_WHAT YOU WILL DO_.
If a line in the data below contains "passengers", copy it.

_RECORDS FOR THE EXERCISE_.
+--

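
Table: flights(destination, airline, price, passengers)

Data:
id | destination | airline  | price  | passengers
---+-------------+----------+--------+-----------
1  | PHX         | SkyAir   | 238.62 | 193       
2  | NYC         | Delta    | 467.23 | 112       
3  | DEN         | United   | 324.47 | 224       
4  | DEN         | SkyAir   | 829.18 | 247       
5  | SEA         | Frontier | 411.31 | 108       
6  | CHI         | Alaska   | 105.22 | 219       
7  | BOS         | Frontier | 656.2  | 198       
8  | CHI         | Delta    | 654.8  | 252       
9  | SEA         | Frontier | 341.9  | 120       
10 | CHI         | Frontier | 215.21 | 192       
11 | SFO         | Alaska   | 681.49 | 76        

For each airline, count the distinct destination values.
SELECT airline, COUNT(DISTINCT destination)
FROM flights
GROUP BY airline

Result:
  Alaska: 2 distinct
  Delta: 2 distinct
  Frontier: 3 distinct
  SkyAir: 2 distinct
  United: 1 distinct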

+--

_WRITTEN ANSWER_.
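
Table: flights(destination, airline, price, passengers)
id | destination | airline  | price  | passengers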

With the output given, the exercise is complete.